§ **How to complete this task**: The response must match the data below exactly, line for line.

(Stored data entries)
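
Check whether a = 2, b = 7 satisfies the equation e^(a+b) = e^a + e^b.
Substituting a = 2, b = 7:

LHS = e^(2+7) = e^9 ≈ 8103
RHS = e^2 + e^7 ≈ 1104

LHS ≠ RHS, so the equation does not hold at this point.

Answer: Fails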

§ **Solved problem**:
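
Check whether a = 2, b = 7 satisfies the equation e^(a+b) = e^a + e^b.
Substituting a = 2, b = 7:

LHS = e^(2+7) = e^9 ≈ 8103
RHS = e^2 + e^7 ≈ 1104

LHS ≠ RHS, so the equation does not hold at this point.

Answer: Fails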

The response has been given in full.